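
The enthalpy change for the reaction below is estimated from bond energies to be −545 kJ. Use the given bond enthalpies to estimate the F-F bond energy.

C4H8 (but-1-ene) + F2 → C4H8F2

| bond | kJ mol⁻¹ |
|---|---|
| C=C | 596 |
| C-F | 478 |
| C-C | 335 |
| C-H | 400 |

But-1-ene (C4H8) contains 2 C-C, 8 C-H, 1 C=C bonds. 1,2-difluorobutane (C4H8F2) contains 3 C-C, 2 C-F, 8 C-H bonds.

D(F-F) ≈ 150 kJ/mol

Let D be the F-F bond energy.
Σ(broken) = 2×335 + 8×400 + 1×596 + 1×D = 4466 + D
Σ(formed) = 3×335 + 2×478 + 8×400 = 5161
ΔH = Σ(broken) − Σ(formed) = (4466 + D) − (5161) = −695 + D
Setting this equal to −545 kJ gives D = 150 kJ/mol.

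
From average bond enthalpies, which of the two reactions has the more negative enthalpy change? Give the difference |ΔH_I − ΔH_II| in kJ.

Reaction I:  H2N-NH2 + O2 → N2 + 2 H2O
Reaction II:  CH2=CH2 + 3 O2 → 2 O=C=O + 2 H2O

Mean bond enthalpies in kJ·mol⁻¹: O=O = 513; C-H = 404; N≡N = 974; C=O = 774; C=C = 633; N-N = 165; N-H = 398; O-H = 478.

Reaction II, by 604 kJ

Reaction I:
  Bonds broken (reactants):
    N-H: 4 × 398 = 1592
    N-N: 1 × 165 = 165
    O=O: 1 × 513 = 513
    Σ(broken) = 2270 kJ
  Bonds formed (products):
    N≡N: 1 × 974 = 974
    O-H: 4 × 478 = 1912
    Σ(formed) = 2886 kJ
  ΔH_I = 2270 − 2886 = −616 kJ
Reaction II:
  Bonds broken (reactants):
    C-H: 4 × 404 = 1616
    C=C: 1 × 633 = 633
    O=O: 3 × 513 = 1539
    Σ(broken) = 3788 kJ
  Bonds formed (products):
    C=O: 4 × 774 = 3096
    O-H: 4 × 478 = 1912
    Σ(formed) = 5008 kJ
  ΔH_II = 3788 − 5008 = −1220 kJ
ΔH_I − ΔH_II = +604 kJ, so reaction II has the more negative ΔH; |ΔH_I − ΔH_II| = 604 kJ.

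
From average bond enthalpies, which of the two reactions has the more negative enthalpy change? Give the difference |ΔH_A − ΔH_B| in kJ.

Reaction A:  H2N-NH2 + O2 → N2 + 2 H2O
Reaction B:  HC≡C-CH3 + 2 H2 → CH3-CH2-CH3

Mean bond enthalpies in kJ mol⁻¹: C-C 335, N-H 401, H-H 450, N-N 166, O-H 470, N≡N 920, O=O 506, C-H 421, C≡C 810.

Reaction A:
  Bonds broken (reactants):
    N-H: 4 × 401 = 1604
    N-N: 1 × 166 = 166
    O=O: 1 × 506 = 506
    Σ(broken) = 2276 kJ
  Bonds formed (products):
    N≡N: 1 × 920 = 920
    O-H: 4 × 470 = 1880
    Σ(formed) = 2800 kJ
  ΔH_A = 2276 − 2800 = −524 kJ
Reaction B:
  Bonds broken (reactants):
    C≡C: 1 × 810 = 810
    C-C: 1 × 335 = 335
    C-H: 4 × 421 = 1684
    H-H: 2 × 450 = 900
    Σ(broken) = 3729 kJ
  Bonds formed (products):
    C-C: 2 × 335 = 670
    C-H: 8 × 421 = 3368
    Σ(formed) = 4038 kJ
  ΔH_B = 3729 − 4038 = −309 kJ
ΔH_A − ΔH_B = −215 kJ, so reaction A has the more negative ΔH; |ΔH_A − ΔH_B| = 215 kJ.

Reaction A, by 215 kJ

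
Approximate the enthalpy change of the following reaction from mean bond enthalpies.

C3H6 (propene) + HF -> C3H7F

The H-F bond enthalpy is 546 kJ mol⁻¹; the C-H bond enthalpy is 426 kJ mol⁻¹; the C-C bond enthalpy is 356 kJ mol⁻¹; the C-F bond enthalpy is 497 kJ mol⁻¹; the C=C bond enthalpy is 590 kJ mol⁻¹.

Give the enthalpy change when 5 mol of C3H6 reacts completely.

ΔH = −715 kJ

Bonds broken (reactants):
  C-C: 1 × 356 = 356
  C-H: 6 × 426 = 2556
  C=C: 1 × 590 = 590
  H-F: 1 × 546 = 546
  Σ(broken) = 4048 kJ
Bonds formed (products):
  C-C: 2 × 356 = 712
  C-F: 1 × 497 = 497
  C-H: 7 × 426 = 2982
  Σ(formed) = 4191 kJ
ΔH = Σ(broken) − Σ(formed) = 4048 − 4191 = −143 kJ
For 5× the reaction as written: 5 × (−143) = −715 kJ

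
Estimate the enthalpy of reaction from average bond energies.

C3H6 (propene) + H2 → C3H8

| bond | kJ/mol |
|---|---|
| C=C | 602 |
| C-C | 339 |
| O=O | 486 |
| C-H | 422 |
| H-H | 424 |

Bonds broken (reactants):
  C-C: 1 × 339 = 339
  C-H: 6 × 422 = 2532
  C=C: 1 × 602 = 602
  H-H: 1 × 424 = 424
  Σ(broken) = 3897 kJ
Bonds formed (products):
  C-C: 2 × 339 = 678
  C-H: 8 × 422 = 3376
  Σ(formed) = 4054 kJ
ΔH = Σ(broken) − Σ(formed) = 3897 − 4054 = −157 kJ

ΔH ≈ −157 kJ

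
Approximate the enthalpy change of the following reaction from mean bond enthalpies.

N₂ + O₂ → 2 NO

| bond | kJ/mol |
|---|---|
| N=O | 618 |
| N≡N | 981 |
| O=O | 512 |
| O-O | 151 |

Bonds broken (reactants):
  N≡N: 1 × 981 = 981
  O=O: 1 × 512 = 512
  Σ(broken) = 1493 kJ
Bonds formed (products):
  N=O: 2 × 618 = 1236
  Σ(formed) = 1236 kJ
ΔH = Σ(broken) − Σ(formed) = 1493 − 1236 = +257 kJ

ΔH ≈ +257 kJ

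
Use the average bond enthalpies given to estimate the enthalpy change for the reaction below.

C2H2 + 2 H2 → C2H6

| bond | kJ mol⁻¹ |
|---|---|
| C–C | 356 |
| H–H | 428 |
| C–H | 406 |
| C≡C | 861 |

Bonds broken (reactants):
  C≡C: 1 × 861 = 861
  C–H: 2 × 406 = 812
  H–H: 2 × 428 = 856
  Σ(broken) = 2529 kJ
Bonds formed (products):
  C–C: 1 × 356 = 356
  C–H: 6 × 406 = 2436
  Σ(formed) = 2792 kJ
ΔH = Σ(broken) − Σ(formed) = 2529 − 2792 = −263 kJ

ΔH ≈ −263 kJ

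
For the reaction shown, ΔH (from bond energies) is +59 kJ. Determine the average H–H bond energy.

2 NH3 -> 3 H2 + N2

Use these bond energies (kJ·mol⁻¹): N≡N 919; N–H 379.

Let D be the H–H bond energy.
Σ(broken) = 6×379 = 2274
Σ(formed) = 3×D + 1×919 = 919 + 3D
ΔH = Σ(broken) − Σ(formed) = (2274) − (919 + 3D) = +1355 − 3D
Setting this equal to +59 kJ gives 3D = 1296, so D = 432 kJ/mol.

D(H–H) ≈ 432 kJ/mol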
******************************
(Task)
Write out the data exactly as it stands.

(Response for this exercise)
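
The enthalpy change for the reaction below is estimated from bond energies to be −545 kJ. Use the given bond enthalpies to estimate the F-F bond energy.

C4H8 (but-1-ene) + F2 → C4H8F2

| bond | kJ mol⁻¹ |
|---|---|
| C=C | 596 |
| C-F | 478 |
| C-C | 335 |
| C-H | 400 |

But-1-ene (C4H8) contains 2 C-C, 8 C-H, 1 C=C bonds. 1,2-difluorobutane (C4H8F2) contains 3 C-C, 2 C-F, 8 C-H bonds.

D(F-F) ≈ 150 kJ/mol

Let D be the F-F bond energy.
Σ(broken) = 2×335 + 8×400 + 1×596 + 1×D = 4466 + D
Σ(formed) = 3×335 + 2×478 + 8×400 = 5161
ΔH = Σ(broken) − Σ(formed) = (4466 + D) − (5161) = −695 + D
Setting this equal to −545 kJ gives D = 150 kJ/mol.

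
From average bond enthalpies, which of the two reactions has the more negative enthalpy change? Give the difference |ΔH_I − ΔH_II| in kJ.

Reaction I:  H2N-NH2 + O2 → N2 + 2 H2O
Reaction II:  CH2=CH2 + 3 O2 → 2 O=C=O + 2 H2O

Mean bond enthalpies in kJ·mol⁻¹: O=O = 513; C-H = 404; N≡N = 974; C=O = 774; C=C = 633; N-N = 165; N-H = 398; O-H = 478.

Reaction II, by 604 kJ

Reaction I:
  Bonds broken (reactants):
    N-H: 4 × 398 = 1592
    N-N: 1 × 165 = 165
    O=O: 1 × 513 = 513
    Σ(broken) = 2270 kJ
  Bonds formed (products):
    N≡N: 1 × 974 = 974
    O-H: 4 × 478 = 1912
    Σ(formed) = 2886 kJ
  ΔH_I = 2270 − 2886 = −616 kJ
Reaction II:
  Bonds broken (reactants):
    C-H: 4 × 404 = 1616
    C=C: 1 × 633 = 633
    O=O: 3 × 513 = 1539
    Σ(broken) = 3788 kJ
  Bonds formed (products):
    C=O: 4 × 774 = 3096
    O-H: 4 × 478 = 1912
    Σ(formed) = 5008 kJ
  ΔH_II = 3788 − 5008 = −1220 kJ
ΔH_I − ΔH_II = +604 kJ, so reaction II has the more negative ΔH; |ΔH_I − ΔH_II| = 604 kJ.

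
From average bond enthalpies, which of the two reactions has the more negative enthalpy change? Give the difference |ΔH_A − ΔH_B| in kJ.

Reaction A:  H2N-NH2 + O2 → N2 + 2 H2O
Reaction B:  HC≡C-CH3 + 2 H2 → CH3-CH2-CH3

Mean bond enthalpies in kJ mol⁻¹: C-C 335, N-H 401, H-H 450, N-N 166, O-H 470, N≡N 920, O=O 506, C-H 421, C≡C 810.

Reaction A:
  Bonds broken (reactants):
    N-H: 4 × 401 = 1604
    N-N: 1 × 166 = 166
    O=O: 1 × 506 = 506
    Σ(broken) = 2276 kJ
  Bonds formed (products):
    N≡N: 1 × 920 = 920
    O-H: 4 × 470 = 1880
    Σ(formed) = 2800 kJ
  ΔH_A = 2276 − 2800 = −524 kJ
Reaction B:
  Bonds broken (reactants):
    C≡C: 1 × 810 = 810
    C-C: 1 × 335 = 335
    C-H: 4 × 421 = 1684
    H-H: 2 × 450 = 900
    Σ(broken) = 3729 kJ
  Bonds formed (products):
    C-C: 2 × 335 = 670
    C-H: 8 × 421 = 3368
    Σ(formed) = 4038 kJ
  ΔH_B = 3729 − 4038 = −309 kJ
ΔH_A − ΔH_B = −215 kJ, so reaction A has the more negative ΔH; |ΔH_A − ΔH_B| = 215 kJ.

Reaction A, by 215 kJ

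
Approximate the enthalpy change of the following reaction from mean bond enthalpies.

C3H6 (propene) + HF -> C3H7F

The H-F bond enthalpy is 546 kJ mol⁻¹; the C-H bond enthalpy is 426 kJ mol⁻¹; the C-C bond enthalpy is 356 kJ mol⁻¹; the C-F bond enthalpy is 497 kJ mol⁻¹; the C=C bond enthalpy is 590 kJ mol⁻¹.

Give the enthalpy change when 5 mol of C3H6 reacts completely.

ΔH = −715 kJ

Bonds broken (reactants):
  C-C: 1 × 356 = 356
  C-H: 6 × 426 = 2556
  C=C: 1 × 590 = 590
  H-F: 1 × 546 = 546
  Σ(broken) = 4048 kJ
Bonds formed (products):
  C-C: 2 × 356 = 712
  C-F: 1 × 497 = 497
  C-H: 7 × 426 = 2982
  Σ(formed) = 4191 kJ
ΔH = Σ(broken) − Σ(formed) = 4048 − 4191 = −143 kJ
For 5× the reaction as written: 5 × (−143) = −715 kJ

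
Estimate the enthalpy of reaction from average bond energies.

C3H6 (propene) + H2 → C3H8

| bond | kJ/mol |
|---|---|
| C=C | 602 |
| C-C | 339 |
| O=O | 486 |
| C-H | 422 |
| H-H | 424 |

Bonds broken (reactants):
  C-C: 1 × 339 = 339
  C-H: 6 × 422 = 2532
  C=C: 1 × 602 = 602
  H-H: 1 × 424 = 424
  Σ(broken) = 3897 kJ
Bonds formed (products):
  C-C: 2 × 339 = 678
  C-H: 8 × 422 = 3376
  Σ(formed) = 4054 kJ
ΔH = Σ(broken) − Σ(formed) = 3897 − 4054 = −157 kJ

ΔH ≈ −157 kJ

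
Approximate the enthalpy change of the following reaction from mean bond enthalpies.

N₂ + O₂ → 2 NO

| bond | kJ/mol |
|---|---|
| N=O | 618 |
| N≡N | 981 |
| O=O | 512 |
| O-O | 151 |

Bonds broken (reactants):
  N≡N: 1 × 981 = 981
  O=O: 1 × 512 = 512
  Σ(broken) = 1493 kJ
Bonds formed (products):
  N=O: 2 × 618 = 1236
  Σ(formed) = 1236 kJ
ΔH = Σ(broken) − Σ(formed) = 1493 − 1236 = +257 kJ

ΔH ≈ +257 kJ

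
Use the average bond enthalpies given to estimate the enthalpy change for the reaction below.

C2H2 + 2 H2 → C2H6

| bond | kJ mol⁻¹ |
|---|---|
| C–C | 356 |
| H–H | 428 |
| C–H | 406 |
| C≡C | 861 |

Bonds broken (reactants):
  C≡C: 1 × 861 = 861
  C–H: 2 × 406 = 812
  H–H: 2 × 428 = 856
  Σ(broken) = 2529 kJ
Bonds formed (products):
  C–C: 1 × 356 = 356
  C–H: 6 × 406 = 2436
  Σ(formed) = 2792 kJ
ΔH = Σ(broken) − Σ(formed) = 2529 − 2792 = −263 kJ

ΔH ≈ −263 kJ

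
For the reaction shown, ΔH (from bond energies) is +59 kJ. Determine the average H–H bond energy.

2 NH3 -> 3 H2 + N2

Use these bond energies (kJ·mol⁻¹): N≡N 919; N–H 379.

Let D be the H–H bond energy.
Σ(broken) = 6×379 = 2274
Σ(formed) = 3×D + 1×919 = 919 + 3D
ΔH = Σ(broken) − Σ(formed) = (2274) − (919 + 3D) = +1355 − 3D
Setting this equal to +59 kJ gives 3D = 1296, so D = 432 kJ/mol.

D(H–H) ≈ 432 kJ/mol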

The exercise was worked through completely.